== The records

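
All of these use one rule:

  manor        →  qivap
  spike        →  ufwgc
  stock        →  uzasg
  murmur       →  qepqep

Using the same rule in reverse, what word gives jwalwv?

violin

Each letter's alphabet position (a=0..z=25) is mapped through 5·x+8 mod 26 — an affine cipher.
Undoing it on jwalwv: j(9)→21·(9−8)≡21=v; w(22)→21·(22−8)≡8=i; a(0)→21·(0−8)≡14=o; l(11)→21·(11−8)≡11=l; w(22)→21·(22−8)≡8=i; v(21)→21·(21−8)≡13=n (all mod 26).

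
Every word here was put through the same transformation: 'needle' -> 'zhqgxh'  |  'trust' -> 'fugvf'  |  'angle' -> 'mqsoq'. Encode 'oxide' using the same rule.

aaugq

It's a Vigenère-style cipher with numeric key [12,3]: position i shifts by key[i mod 2].
For oxide: o+12=a, x+3=a, i+12=u, d+3=g, e+12=q.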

====

Each record needs to be duplicated exactly.

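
All of these use one rule:

  manor        →  qivap
  spike        →  ufwgc
  stock        →  uzasg
  murmur       →  qepqep

Using the same rule in reverse, what word gives jwalwv?

violin

Each letter's alphabet position (a=0..z=25) is mapped through 5·x+8 mod 26 — an affine cipher.
Undoing it on jwalwv: j(9)→21·(9−8)≡21=v; w(22)→21·(22−8)≡8=i; a(0)→21·(0−8)≡14=o; l(11)→21·(11−8)≡11=l; w(22)→21·(22−8)≡8=i; v(21)→21·(21−8)≡13=n (all mod 26).

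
Every word here was put through the same transformation: 'needle' -> 'zhqgxh'  |  'trust' -> 'fugvf'  |  'angle' -> 'mqsoq'. Encode 'oxide' using the same rule.

aaugq

It's a Vigenère-style cipher with numeric key [12,3]: position i shifts by key[i mod 2].
For oxide: o+12=a, x+3=a, i+12=u, d+3=g, e+12=q.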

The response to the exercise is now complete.